[Collected data entries]
───
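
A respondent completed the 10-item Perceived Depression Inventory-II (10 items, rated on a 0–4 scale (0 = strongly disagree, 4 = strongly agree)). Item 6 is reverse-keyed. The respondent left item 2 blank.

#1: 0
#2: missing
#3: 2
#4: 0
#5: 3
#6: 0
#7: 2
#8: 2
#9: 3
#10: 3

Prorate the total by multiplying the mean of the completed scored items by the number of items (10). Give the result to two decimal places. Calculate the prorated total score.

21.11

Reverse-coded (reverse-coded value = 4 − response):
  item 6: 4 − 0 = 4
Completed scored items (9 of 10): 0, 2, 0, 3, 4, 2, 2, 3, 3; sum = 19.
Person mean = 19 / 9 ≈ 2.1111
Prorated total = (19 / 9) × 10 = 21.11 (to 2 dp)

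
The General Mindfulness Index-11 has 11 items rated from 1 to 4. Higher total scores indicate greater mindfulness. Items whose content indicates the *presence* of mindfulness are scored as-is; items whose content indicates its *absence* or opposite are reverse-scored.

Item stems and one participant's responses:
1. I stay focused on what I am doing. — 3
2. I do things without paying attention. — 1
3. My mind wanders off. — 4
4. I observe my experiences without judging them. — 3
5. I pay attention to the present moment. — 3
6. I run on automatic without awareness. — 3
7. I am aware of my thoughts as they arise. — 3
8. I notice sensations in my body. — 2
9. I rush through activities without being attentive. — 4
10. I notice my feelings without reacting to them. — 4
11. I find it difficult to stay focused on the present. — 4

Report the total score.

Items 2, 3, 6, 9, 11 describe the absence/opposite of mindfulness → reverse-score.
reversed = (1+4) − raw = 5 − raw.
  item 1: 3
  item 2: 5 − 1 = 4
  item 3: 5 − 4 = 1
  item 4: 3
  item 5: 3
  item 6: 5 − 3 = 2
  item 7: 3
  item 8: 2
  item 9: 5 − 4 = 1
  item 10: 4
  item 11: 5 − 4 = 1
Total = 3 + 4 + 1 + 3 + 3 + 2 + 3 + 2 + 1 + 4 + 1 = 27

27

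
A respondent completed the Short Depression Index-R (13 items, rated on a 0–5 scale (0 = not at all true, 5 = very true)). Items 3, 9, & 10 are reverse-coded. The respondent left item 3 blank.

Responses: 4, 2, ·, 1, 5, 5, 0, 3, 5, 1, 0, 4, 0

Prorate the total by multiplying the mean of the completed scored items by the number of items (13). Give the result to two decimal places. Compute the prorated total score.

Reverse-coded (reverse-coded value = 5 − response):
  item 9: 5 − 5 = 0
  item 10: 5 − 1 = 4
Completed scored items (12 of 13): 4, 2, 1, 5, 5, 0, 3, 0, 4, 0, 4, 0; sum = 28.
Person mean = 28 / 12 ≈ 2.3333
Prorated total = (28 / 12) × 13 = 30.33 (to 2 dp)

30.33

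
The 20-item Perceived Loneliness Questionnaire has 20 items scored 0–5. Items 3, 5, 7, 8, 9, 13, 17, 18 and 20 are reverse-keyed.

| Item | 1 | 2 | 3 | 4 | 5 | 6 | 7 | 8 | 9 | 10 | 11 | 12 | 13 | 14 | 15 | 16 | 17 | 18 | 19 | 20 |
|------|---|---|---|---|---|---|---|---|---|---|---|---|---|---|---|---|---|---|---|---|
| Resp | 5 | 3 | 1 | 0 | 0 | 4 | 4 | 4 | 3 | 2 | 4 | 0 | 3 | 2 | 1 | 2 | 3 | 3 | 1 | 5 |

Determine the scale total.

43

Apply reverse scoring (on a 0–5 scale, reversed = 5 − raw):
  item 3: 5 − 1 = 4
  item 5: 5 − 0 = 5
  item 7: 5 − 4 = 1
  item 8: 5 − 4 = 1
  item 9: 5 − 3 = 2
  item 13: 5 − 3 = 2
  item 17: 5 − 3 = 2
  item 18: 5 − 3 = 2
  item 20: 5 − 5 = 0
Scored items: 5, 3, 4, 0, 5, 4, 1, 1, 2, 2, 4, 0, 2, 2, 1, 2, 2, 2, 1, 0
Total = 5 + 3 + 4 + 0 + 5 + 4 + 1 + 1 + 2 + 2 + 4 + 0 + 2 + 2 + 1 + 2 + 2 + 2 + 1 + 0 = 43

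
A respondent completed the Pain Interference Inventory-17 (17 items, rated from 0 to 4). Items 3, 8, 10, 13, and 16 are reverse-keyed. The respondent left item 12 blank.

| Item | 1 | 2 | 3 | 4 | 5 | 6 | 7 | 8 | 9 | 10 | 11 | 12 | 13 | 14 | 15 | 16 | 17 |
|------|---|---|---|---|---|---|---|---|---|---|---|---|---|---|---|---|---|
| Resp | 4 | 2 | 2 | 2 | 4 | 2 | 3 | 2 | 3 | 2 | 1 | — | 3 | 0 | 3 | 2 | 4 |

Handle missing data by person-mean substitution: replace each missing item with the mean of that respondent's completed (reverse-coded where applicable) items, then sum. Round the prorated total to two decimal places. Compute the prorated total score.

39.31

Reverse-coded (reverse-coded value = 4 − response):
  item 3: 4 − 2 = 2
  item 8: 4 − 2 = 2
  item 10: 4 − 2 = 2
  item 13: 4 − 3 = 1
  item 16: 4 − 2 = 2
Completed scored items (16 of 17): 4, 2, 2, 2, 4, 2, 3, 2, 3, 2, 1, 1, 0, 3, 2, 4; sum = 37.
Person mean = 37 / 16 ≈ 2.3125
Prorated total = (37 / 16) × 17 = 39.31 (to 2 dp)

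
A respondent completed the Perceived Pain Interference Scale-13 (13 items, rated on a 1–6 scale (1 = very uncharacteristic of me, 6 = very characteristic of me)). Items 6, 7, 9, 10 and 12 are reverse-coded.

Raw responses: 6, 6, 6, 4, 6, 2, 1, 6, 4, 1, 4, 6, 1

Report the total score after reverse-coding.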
───
#### [Assignment]
Whenever the word "present" shows up in a line of the entries, list that line.

#### [Task result]
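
5. I pay attention to the present moment. — 3
11. I find it difficult to stay focused on the present. — 4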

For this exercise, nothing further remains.